What is being asked:
This exercise asks for an exact transcription of every entry.

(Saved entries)
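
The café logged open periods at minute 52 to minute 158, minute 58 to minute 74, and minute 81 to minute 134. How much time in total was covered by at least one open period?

106 minutes

Merged: minute 52 to minute 158.
Length: 106 minutes.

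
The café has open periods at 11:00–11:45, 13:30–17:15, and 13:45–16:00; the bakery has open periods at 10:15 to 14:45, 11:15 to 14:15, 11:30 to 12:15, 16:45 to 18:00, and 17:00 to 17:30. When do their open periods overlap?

11:00–11:45, 13:30–14:45, 16:45–17:15

First set merges to 11:00–11:45, 13:30–17:15.
Second set merges to 10:15–14:45, 16:45–18:00.
11:00–11:45 meets the second set on 11:00–11:45.
13:30–17:15 meets the second set on 13:30–14:45, 16:45–17:15.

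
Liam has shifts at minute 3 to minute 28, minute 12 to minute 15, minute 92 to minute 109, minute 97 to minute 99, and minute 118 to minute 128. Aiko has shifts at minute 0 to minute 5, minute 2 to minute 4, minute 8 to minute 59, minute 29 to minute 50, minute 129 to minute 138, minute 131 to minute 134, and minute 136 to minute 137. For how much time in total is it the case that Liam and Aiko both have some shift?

22 minutes

First set merges to minute 3 to minute 28, minute 92 to minute 109, minute 118 to minute 128.
Second set merges to minute 0 to minute 5, minute 8 to minute 59, minute 129 to minute 138.
A ∩ B = minute 3 to minute 5, minute 8 to minute 28.
Total: 2 minutes + 20 minutes = 22 minutes.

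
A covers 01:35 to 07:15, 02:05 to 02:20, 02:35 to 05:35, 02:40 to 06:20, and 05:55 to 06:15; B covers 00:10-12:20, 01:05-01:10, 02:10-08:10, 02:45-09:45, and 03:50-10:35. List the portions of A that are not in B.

Merge the first list: 01:35-07:15.
Merge the second list: 00:10-12:20.
01:35-07:15: entirely removed.

none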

Your solution:
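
The café logged open periods at minute 52 to minute 158, minute 58 to minute 74, and minute 81 to minute 134. How much time in total was covered by at least one open period?

106 minutes

Merged: minute 52 to minute 158.
Length: 106 minutes.

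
The café has open periods at 11:00–11:45, 13:30–17:15, and 13:45–16:00; the bakery has open periods at 10:15 to 14:45, 11:15 to 14:15, 11:30 to 12:15, 16:45 to 18:00, and 17:00 to 17:30. When do their open periods overlap?

11:00–11:45, 13:30–14:45, 16:45–17:15

First set merges to 11:00–11:45, 13:30–17:15.
Second set merges to 10:15–14:45, 16:45–18:00.
11:00–11:45 meets the second set on 11:00–11:45.
13:30–17:15 meets the second set on 13:30–14:45, 16:45–17:15.

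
Liam has shifts at minute 3 to minute 28, minute 12 to minute 15, minute 92 to minute 109, minute 97 to minute 99, and minute 118 to minute 128. Aiko has shifts at minute 0 to minute 5, minute 2 to minute 4, minute 8 to minute 59, minute 29 to minute 50, minute 129 to minute 138, minute 131 to minute 134, and minute 136 to minute 137. For how much time in total is it the case that Liam and Aiko both have some shift?

22 minutes

First set merges to minute 3 to minute 28, minute 92 to minute 109, minute 118 to minute 128.
Second set merges to minute 0 to minute 5, minute 8 to minute 59, minute 129 to minute 138.
A ∩ B = minute 3 to minute 5, minute 8 to minute 28.
Total: 2 minutes + 20 minutes = 22 minutes.

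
A covers 01:35 to 07:15, 02:05 to 02:20, 02:35 to 05:35, 02:40 to 06:20, and 05:55 to 06:15; B covers 00:10-12:20, 01:05-01:10, 02:10-08:10, 02:45-09:45, and 03:50-10:35. List the portions of A that are not in B.

Merge the first list: 01:35-07:15.
Merge the second list: 00:10-12:20.
01:35-07:15: entirely removed.

none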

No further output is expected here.